- EXERCISE INSTRUCTIONS -
All entries shown below must be given again word for word.

- DATA TO USE -
########
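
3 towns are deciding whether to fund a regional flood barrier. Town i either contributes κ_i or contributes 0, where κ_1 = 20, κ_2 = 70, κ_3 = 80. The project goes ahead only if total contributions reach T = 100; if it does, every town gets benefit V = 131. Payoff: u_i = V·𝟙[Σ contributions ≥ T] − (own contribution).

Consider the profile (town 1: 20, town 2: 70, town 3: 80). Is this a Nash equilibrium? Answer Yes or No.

Total = 170 ≥ 100: provided.
Town 1 (pledges 20, payoff 111): dropping to 0 → total 150, payoff 131. Profitable deviation.

No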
########
- ANSWER SPACE -
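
3 towns are deciding whether to fund a regional flood barrier. Town i either contributes κ_i or contributes 0, where κ_1 = 20, κ_2 = 70, κ_3 = 80. The project goes ahead only if total contributions reach T = 100; if it does, every town gets benefit V = 131. Payoff: u_i = V·𝟙[Σ contributions ≥ T] − (own contribution).

Consider the profile (town 1: 20, town 2: 70, town 3: 80). Is this a Nash equilibrium? Answer Yes or No.

Total = 170 ≥ 100: provided.
Town 1 (pledges 20, payoff 111): dropping to 0 → total 150, payoff 131. Profitable deviation.

No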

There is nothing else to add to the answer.